TASK DESCRIPTION =
Transcribe the listing in full. Keep every line exactly as it stands.

============================================================

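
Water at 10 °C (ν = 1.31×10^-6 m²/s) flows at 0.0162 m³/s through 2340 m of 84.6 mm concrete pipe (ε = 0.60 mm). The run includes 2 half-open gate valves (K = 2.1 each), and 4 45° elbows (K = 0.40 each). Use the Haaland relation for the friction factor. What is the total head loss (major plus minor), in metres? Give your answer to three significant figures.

V = 4Q/(πD²) = 2.882 m/s; V²/2g = 0.4233 m
Re = 1.86×10^5, ε/D = 0.00709 → f = 0.03430 (Haaland)
Major: h_f = f(L/D)·V²/2g = 0.03430·27660·0.4233 = 401.6 m
Minor: ΣK = 5.80; h_m = ΣK·V²/2g = 2.455 m
Total H_L = 401.6 + 2.455 = 404.0 m

H_L ≈ 404 m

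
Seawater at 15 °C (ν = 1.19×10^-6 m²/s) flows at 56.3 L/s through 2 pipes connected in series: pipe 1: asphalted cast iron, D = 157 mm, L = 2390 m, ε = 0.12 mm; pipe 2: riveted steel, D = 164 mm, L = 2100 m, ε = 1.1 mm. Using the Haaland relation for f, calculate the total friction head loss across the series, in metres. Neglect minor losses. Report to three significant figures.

H ≈ 282 m

Pipe 1: V = 2.908 m/s, Re = 3.84×10^5, ε/D = 7.64×10^-4, f = 0.01926, h_1 = f(L/D)V²/2g = 126.4 m
Pipe 2: V = 2.665 m/s, Re = 3.67×10^5, ε/D = 0.00671, f = 0.03352, h_2 = f(L/D)V²/2g = 155.4 m
Series → Q common, losses add: H = Σh = 281.8 m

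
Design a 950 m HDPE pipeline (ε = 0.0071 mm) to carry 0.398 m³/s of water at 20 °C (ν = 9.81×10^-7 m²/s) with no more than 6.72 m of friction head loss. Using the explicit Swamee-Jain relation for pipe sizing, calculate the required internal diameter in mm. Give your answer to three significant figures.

D ≈ 469 mm

Swamee-Jain (Type III): D = 0.66·[ε^1.25·(LQ²/(gh_f))^4.75 + ν·Q^9.4·(L/(gh_f))^5.2]^0.04
LQ²/(gh_f) = 2.283; L/(gh_f) = 14.41
Term 1 = ε^1.25·(…)^4.75 = 1.85×10^-5; Term 2 = ν·Q^9.4·(…)^5.2 = 1.80×10^-4
D = 0.66·(1.85×10^-5 + 1.80×10^-4)^0.04 = 0.4693 m = 469 mm
Check: V = 2.30 m/s, Re = 1.10×10^6, f = 0.01181, h_f = 6.45 m ≈ 6.72 m ✓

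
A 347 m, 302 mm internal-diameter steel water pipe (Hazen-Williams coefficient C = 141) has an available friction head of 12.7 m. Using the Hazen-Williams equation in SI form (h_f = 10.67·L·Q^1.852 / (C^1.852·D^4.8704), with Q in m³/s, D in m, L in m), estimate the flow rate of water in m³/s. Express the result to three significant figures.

Rearranging: Q = [h_f·C^1.852·D^4.8704 / (10.67·L)]^(1/1.852)
Q = [12.7·141^1.852·0.302^4.8704 / (10.67·347)]^0.540 = 0.2824 m³/s

Q ≈ 0.282 m³/s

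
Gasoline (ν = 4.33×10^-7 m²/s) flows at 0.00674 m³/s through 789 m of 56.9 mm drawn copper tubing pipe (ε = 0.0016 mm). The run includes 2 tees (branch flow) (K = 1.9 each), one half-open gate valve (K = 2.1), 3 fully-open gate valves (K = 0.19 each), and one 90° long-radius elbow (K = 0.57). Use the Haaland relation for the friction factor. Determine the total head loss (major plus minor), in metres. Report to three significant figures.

V = 4Q/(πD²) = 2.651 m/s; V²/2g = 0.3581 m
Re = 3.48×10^5, ε/D = 2.81×10^-5 → f = 0.01421 (Haaland)
Major: h_f = f(L/D)·V²/2g = 0.01421·13866·0.3581 = 70.58 m
Minor: ΣK = 7.04; h_m = ΣK·V²/2g = 2.521 m
Total H_L = 70.58 + 2.521 = 73.10 m

H_L ≈ 73.1 m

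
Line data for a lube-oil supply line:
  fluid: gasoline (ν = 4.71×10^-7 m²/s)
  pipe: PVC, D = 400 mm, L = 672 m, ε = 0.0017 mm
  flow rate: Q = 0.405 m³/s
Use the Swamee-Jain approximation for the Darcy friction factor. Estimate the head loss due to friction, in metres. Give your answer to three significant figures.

h_f ≈ 8.95 m

V = 4Q/(πD²) = 4·0.405/(π·0.400²) = 3.223 m/s
Re = VD/ν = 3.223·0.400/4.71×10^-7 = 2.74×10^6 → turbulent
ε/D = 0.0017/400 = 4.25×10^-6
Swamee-Jain: f = 0.01007
h_f = f(L/D)V²/(2g) = 0.01007·(672/0.400)·3.223²/(2·9.81) = 8.952 m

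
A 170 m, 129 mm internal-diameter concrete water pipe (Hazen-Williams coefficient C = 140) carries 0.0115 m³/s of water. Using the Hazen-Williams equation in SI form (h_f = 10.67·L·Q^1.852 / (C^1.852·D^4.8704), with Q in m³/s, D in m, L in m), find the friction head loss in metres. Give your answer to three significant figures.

h_f = 10.67·170·0.0115^1.852 / (140^1.852·0.129^4.8704) = 1.057 m

h_f ≈ 1.06 m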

============================================================

WRITTEN SOLUTION =
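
Water at 10 °C (ν = 1.31×10^-6 m²/s) flows at 0.0162 m³/s through 2340 m of 84.6 mm concrete pipe (ε = 0.60 mm). The run includes 2 half-open gate valves (K = 2.1 each), and 4 45° elbows (K = 0.40 each). Use the Haaland relation for the friction factor. What is the total head loss (major plus minor), in metres? Give your answer to three significant figures.

V = 4Q/(πD²) = 2.882 m/s; V²/2g = 0.4233 m
Re = 1.86×10^5, ε/D = 0.00709 → f = 0.03430 (Haaland)
Major: h_f = f(L/D)·V²/2g = 0.03430·27660·0.4233 = 401.6 m
Minor: ΣK = 5.80; h_m = ΣK·V²/2g = 2.455 m
Total H_L = 401.6 + 2.455 = 404.0 m

H_L ≈ 404 m

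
Seawater at 15 °C (ν = 1.19×10^-6 m²/s) flows at 56.3 L/s through 2 pipes connected in series: pipe 1: asphalted cast iron, D = 157 mm, L = 2390 m, ε = 0.12 mm; pipe 2: riveted steel, D = 164 mm, L = 2100 m, ε = 1.1 mm. Using the Haaland relation for f, calculate the total friction head loss across the series, in metres. Neglect minor losses. Report to three significant figures.

H ≈ 282 m

Pipe 1: V = 2.908 m/s, Re = 3.84×10^5, ε/D = 7.64×10^-4, f = 0.01926, h_1 = f(L/D)V²/2g = 126.4 m
Pipe 2: V = 2.665 m/s, Re = 3.67×10^5, ε/D = 0.00671, f = 0.03352, h_2 = f(L/D)V²/2g = 155.4 m
Series → Q common, losses add: H = Σh = 281.8 m

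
Design a 950 m HDPE pipeline (ε = 0.0071 mm) to carry 0.398 m³/s of water at 20 °C (ν = 9.81×10^-7 m²/s) with no more than 6.72 m of friction head loss. Using the explicit Swamee-Jain relation for pipe sizing, calculate the required internal diameter in mm. Give your answer to three significant figures.

D ≈ 469 mm

Swamee-Jain (Type III): D = 0.66·[ε^1.25·(LQ²/(gh_f))^4.75 + ν·Q^9.4·(L/(gh_f))^5.2]^0.04
LQ²/(gh_f) = 2.283; L/(gh_f) = 14.41
Term 1 = ε^1.25·(…)^4.75 = 1.85×10^-5; Term 2 = ν·Q^9.4·(…)^5.2 = 1.80×10^-4
D = 0.66·(1.85×10^-5 + 1.80×10^-4)^0.04 = 0.4693 m = 469 mm
Check: V = 2.30 m/s, Re = 1.10×10^6, f = 0.01181, h_f = 6.45 m ≈ 6.72 m ✓

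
A 347 m, 302 mm internal-diameter steel water pipe (Hazen-Williams coefficient C = 141) has an available friction head of 12.7 m. Using the Hazen-Williams equation in SI form (h_f = 10.67·L·Q^1.852 / (C^1.852·D^4.8704), with Q in m³/s, D in m, L in m), estimate the flow rate of water in m³/s. Express the result to three significant figures.

Rearranging: Q = [h_f·C^1.852·D^4.8704 / (10.67·L)]^(1/1.852)
Q = [12.7·141^1.852·0.302^4.8704 / (10.67·347)]^0.540 = 0.2824 m³/s

Q ≈ 0.282 m³/s

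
Gasoline (ν = 4.33×10^-7 m²/s) flows at 0.00674 m³/s through 789 m of 56.9 mm drawn copper tubing pipe (ε = 0.0016 mm). The run includes 2 tees (branch flow) (K = 1.9 each), one half-open gate valve (K = 2.1), 3 fully-open gate valves (K = 0.19 each), and one 90° long-radius elbow (K = 0.57). Use the Haaland relation for the friction factor. Determine the total head loss (major plus minor), in metres. Report to three significant figures.

V = 4Q/(πD²) = 2.651 m/s; V²/2g = 0.3581 m
Re = 3.48×10^5, ε/D = 2.81×10^-5 → f = 0.01421 (Haaland)
Major: h_f = f(L/D)·V²/2g = 0.01421·13866·0.3581 = 70.58 m
Minor: ΣK = 7.04; h_m = ΣK·V²/2g = 2.521 m
Total H_L = 70.58 + 2.521 = 73.10 m

H_L ≈ 73.1 m

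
Line data for a lube-oil supply line:
  fluid: gasoline (ν = 4.71×10^-7 m²/s)
  pipe: PVC, D = 400 mm, L = 672 m, ε = 0.0017 mm
  flow rate: Q = 0.405 m³/s
Use the Swamee-Jain approximation for the Darcy friction factor. Estimate the head loss due to friction, in metres. Give your answer to three significant figures.

h_f ≈ 8.95 m

V = 4Q/(πD²) = 4·0.405/(π·0.400²) = 3.223 m/s
Re = VD/ν = 3.223·0.400/4.71×10^-7 = 2.74×10^6 → turbulent
ε/D = 0.0017/400 = 4.25×10^-6
Swamee-Jain: f = 0.01007
h_f = f(L/D)V²/(2g) = 0.01007·(672/0.400)·3.223²/(2·9.81) = 8.952 m

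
A 170 m, 129 mm internal-diameter concrete water pipe (Hazen-Williams coefficient C = 140) carries 0.0115 m³/s of water. Using the Hazen-Williams equation in SI form (h_f = 10.67·L·Q^1.852 / (C^1.852·D^4.8704), with Q in m³/s, D in m, L in m), find the friction head loss in metres. Give your answer to three significant figures.

h_f = 10.67·170·0.0115^1.852 / (140^1.852·0.129^4.8704) = 1.057 m

h_f ≈ 1.06 m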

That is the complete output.